[Task item]
Starting with the line that contains "Answer: -1/198 ≈ -0.0050505" and stopping after the line that contains "Answer: -1309/16 ≈ -81.813", return each line below exactly as written, with no others.

[Dataset]

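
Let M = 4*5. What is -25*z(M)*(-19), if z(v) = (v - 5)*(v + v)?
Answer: 285000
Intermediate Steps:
M = 20
z(v) = 2*v*(-5 + v) (z(v) = (-5 + v)*(2*v) = 2*v*(-5 + v))
-25*z(M)*(-19) = -50*20*(-5 + 20)*(-19) = -50*20*15*(-19) = -25*600*(-19) = -15000*(-19) = 285000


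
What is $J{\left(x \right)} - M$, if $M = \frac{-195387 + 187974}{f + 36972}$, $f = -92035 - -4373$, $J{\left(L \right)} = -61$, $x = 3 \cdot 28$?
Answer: $- \frac{3099503}{50690} \approx -61.146$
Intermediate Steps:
$x = 84$
$f = -87662$ ($f = -92035 + 4373 = -87662$)
$M = \frac{7413}{50690}$ ($M = \frac{-195387 + 187974}{-87662 + 36972} = - \frac{7413}{-50690} = \left(-7413\right) \left(- \frac{1}{50690}\right) = \frac{7413}{50690} \approx 0.14624$)
$J{\left(x \right)} - M = -61 - \frac{7413}{50690} = - \frac{3099503}{50690}$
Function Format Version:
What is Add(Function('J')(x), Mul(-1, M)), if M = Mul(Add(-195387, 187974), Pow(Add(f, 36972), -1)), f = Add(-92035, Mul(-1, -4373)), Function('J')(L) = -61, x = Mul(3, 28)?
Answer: Rational(-3099503, 50690) ≈ -61.146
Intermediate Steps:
x = 84
f = -87662 (f = Add(-92035, 4373) = -87662)
M = Rational(7413, 50690) (M = Mul(Add(-195387, 187974), Pow(Add(-87662, 36972), -1)) = Mul(-7413, Pow(-50690, -1)) = Mul(-7413, Rational(-1, 50690)) = Rational(7413, 50690) ≈ 0.14624)
Add(Function('J')(x), Mul(-1, M)) = Add(-61, Mul(-1, Rational(7413, 50690))) = Add(-61, Rational(-7413, 50690)) = Rational(-3099503, 50690)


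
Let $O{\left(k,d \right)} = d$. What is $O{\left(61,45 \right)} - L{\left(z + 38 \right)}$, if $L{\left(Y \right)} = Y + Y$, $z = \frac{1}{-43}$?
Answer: $- \frac{1331}{43} \approx -30.953$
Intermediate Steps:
$z = - \frac{1}{43} \approx -0.023256$
$L{\left(Y \right)} = 2 Y$
$O{\left(61,45 \right)} - L{\left(z + 38 \right)} = 45 - 2 \left(- \frac{1}{43} + 38\right) = 45 - 2 \cdot \frac{1633}{43} = 45 - \frac{3266}{43} = - \frac{1331}{43}$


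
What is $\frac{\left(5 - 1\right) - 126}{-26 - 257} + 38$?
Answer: $\frac{10876}{283} \approx 38.431$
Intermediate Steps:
$\frac{\left(5 - 1\right) - 126}{-26 - 257} + 38 = \frac{4 - 126}{-283} + 38 = \left(- \frac{1}{283}\right) \left(-122\right) + 38 = \frac{122}{283} + 38 = \frac{10876}{283}$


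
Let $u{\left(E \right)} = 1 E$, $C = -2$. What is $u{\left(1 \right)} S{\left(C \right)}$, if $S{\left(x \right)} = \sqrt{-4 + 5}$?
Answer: $1$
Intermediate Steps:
$u{\left(E \right)} = E$
$S{\left(x \right)} = 1$ ($S{\left(x \right)} = \sqrt{1} = 1$)
$u{\left(1 \right)} S{\left(C \right)} = 1 \cdot 1 = 1$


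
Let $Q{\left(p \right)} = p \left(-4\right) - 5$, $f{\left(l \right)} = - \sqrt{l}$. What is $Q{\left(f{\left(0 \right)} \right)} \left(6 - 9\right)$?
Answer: $15$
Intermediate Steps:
$Q{\left(p \right)} = -5 - 4 p$ ($Q{\left(p \right)} = - 4 p - 5 = -5 - 4 p$)
$Q{\left(f{\left(0 \right)} \right)} \left(6 - 9\right) = \left(-5 - 4 \left(- \sqrt{0}\right)\right) \left(6 - 9\right) = \left(-5 - 4 \left(\left(-1\right) 0\right)\right) \left(-3\right) = \left(-5 - 0\right) \left(-3\right) = \left(-5 + 0\right) \left(-3\right) = \left(-5\right) \left(-3\right) = 15$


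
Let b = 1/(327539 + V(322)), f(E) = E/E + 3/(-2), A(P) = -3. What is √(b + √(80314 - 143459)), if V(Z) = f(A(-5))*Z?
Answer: √(327378 + 107176354884*I*√63145)/327378 ≈ 11.209 + 11.209*I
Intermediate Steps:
f(E) = -½ (f(E) = 1 + 3*(-½) = 1 - 3/2 = -½)
V(Z) = -Z/2
b = 1/327378 (b = 1/(327539 - ½*322) = 1/(327539 - 161) = 1/327378 ≈ 3.0546e-6)
√(b + √(80314 - 143459)) = √(1/327378 + √(80314 - 143459)) = √(1/327378 + √(-63145)) = √(1/327378 + I*√63145)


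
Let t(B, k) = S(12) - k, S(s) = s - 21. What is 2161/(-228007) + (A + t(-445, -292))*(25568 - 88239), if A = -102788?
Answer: 1464737683573824/228007 ≈ 6.4241e+9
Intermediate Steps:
S(s) = -21 + s
t(B, k) = -9 - k (t(B, k) = (-21 + 12) - k = -9 - k)
2161/(-228007) + (A + t(-445, -292))*(25568 - 88239) = 2161/(-228007) + (-102788 + (-9 - 1*(-292)))*(25568 - 88239) = 2161*(-1/228007) + (-102788 + (-9 + 292))*(-62671) = -2161/228007 + (-102788 + 283)*(-62671) = -2161/228007 - 102505*(-62671) = -2161/228007 + 6424090855 = 1464737683573824/228007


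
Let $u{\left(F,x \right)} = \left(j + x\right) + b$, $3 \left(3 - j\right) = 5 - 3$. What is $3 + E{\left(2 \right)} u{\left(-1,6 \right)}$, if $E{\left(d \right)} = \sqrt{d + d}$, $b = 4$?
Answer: $\frac{83}{3} \approx 27.667$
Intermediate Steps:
$E{\left(d \right)} = \sqrt{2} \sqrt{d}$ ($E{\left(d \right)} = \sqrt{2 d} = \sqrt{2} \sqrt{d}$)
$j = \frac{7}{3}$ ($j = 3 - \frac{5 - 3}{3} = 3 - \frac{2}{3} = \frac{7}{3} \approx 2.3333$)
$u{\left(F,x \right)} = \frac{19}{3} + x$ ($u{\left(F,x \right)} = \left(\frac{7}{3} + x\right) + 4 = \frac{19}{3} + x$)
$3 + E{\left(2 \right)} u{\left(-1,6 \right)} = 3 + \sqrt{2} \sqrt{2} \left(\frac{19}{3} + 6\right) = 3 + 2 \cdot \frac{37}{3} = 3 + \frac{74}{3} = \frac{83}{3}$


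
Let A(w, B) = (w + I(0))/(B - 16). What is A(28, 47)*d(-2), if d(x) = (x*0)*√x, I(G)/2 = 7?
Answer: 0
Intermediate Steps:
I(G) = 14 (I(G) = 2*7 = 14)
A(w, B) = (14 + w)/(-16 + B) (A(w, B) = (w + 14)/(B - 16) = (14 + w)/(-16 + B))
d(x) = 0 (d(x) = 0*√x = 0)
A(28, 47)*d(-2) = ((14 + 28)/(-16 + 47))*0 = (42/31)*0 = 0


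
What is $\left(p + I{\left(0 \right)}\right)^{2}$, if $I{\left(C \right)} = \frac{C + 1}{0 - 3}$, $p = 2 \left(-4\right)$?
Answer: $\frac{625}{9} \approx 69.444$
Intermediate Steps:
$p = -8$
$I{\left(C \right)} = - \frac{1}{3} - \frac{C}{3}$ ($I{\left(C \right)} = \frac{1 + C}{-3} = \left(1 + C\right) \left(- \frac{1}{3}\right) = - \frac{1}{3} - \frac{C}{3}$)
$\left(p + I{\left(0 \right)}\right)^{2} = \left(-8 - \frac{1}{3}\right)^{2} = \left(- \frac{25}{3}\right)^{2} = \frac{625}{9}$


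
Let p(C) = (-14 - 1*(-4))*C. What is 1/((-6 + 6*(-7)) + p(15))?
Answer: -1/198 ≈ -0.0050505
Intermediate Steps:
p(C) = -10*C (p(C) = (-14 + 4)*C = -10*C)
1/((-6 + 6*(-7)) + p(15)) = 1/((-6 + 6*(-7)) - 10*15) = 1/((-6 - 42) - 150) = 1/(-48 - 150) = 1/(-198) = -1/198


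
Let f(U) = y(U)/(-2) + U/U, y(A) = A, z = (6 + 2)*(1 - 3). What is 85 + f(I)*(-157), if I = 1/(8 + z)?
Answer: -1309/16 ≈ -81.813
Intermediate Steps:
z = -16 (z = 8*(-2) = -16)
I = -⅛ (I = 1/(8 - 16) = 1/(-8) = -⅛ ≈ -0.12500)
f(U) = 1 - U/2 (f(U) = U/(-2) + U/U = U*(-½) + 1 = -U/2 + 1 = 1 - U/2)
85 + f(I)*(-157) = 85 + (1 - ½*(-⅛))*(-157) = 85 + (1 + 1/16)*(-157) = 85 + (17/16)*(-157) = 85 - 2669/16 = -1309/16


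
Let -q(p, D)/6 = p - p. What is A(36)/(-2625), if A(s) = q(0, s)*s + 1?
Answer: -1/2625 ≈ -0.00038095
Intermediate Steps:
q(p, D) = 0 (q(p, D) = -6*(p - p) = -6*0 = 0)
A(s) = 1 (A(s) = 0*s + 1 = 0 + 1 = 1)
A(36)/(-2625) = 1/(-2625) = 1*(-1/2625) = -1/2625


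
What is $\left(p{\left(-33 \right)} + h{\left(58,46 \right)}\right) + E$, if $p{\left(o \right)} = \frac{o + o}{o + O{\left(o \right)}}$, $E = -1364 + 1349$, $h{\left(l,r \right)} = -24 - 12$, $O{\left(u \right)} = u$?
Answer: $-50$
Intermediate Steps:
$h{\left(l,r \right)} = -36$
$E = -15$
$p{\left(o \right)} = 1$ ($p{\left(o \right)} = \frac{o + o}{o + o} = \frac{2 o}{2 o} = 2 o \frac{1}{2 o} = 1$)
$\left(p{\left(-33 \right)} + h{\left(58,46 \right)}\right) + E = \left(1 - 36\right) - 15 = -35 - 15 = -50$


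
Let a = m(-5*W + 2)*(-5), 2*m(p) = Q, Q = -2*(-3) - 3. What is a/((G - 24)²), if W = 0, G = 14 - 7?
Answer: -15/578 ≈ -0.025952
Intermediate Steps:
G = 7
Q = 3 (Q = 6 - 3 = 3)
m(p) = 3/2 (m(p) = (½)*3 = 3/2)
a = -15/2 (a = (3/2)*(-5) = -15/2 ≈ -7.5000)
a/((G - 24)²) = -15/(2*(7 - 24)²) = -15/(2*((-17)²)) = -15/2/289 = -15/2*1/289 = -15/578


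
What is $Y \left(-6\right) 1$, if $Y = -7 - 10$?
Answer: $102$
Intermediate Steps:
$Y = -17$ ($Y = -7 - 10 = -17$)
$Y \left(-6\right) 1 = \left(-17\right) \left(-6\right) 1 = 102 \cdot 1 = 102$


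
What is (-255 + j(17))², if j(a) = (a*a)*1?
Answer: 1156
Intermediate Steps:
j(a) = a² (j(a) = a²*1 = a²)
(-255 + j(17))² = (-255 + 17²)² = (-255 + 289)² = 34² = 1156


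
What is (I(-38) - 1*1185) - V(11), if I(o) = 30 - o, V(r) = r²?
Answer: -1238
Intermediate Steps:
(I(-38) - 1*1185) - V(11) = ((30 - 1*(-38)) - 1*1185) - 1*11² = ((30 + 38) - 1185) - 1*121 = (68 - 1185) - 121 = -1117 - 121 = -1238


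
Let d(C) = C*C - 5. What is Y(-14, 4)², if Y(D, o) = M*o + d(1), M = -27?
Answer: 12544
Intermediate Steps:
d(C) = -5 + C² (d(C) = C² - 5 = -5 + C²)
Y(D, o) = -4 - 27*o (Y(D, o) = -27*o + (-5 + 1²) = -27*o + (-5 + 1) = -27*o - 4 = -4 - 27*o)
Y(-14, 4)² = (-4 - 27*4)² = (-4 - 108)² = (-112)² = 12544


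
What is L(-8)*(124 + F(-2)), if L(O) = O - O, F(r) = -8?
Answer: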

[Solved problem]
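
Answer: -1/198 ≈ -0.0050505
Intermediate Steps:
p(C) = -10*C (p(C) = (-14 + 4)*C = -10*C)
1/((-6 + 6*(-7)) + p(15)) = 1/((-6 + 6*(-7)) - 10*15) = 1/((-6 - 42) - 150) = 1/(-48 - 150) = 1/(-198) = -1/198


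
Let f(U) = y(U)/(-2) + U/U, y(A) = A, z = (6 + 2)*(1 - 3). What is 85 + f(I)*(-157), if I = 1/(8 + z)?
Answer: -1309/16 ≈ -81.813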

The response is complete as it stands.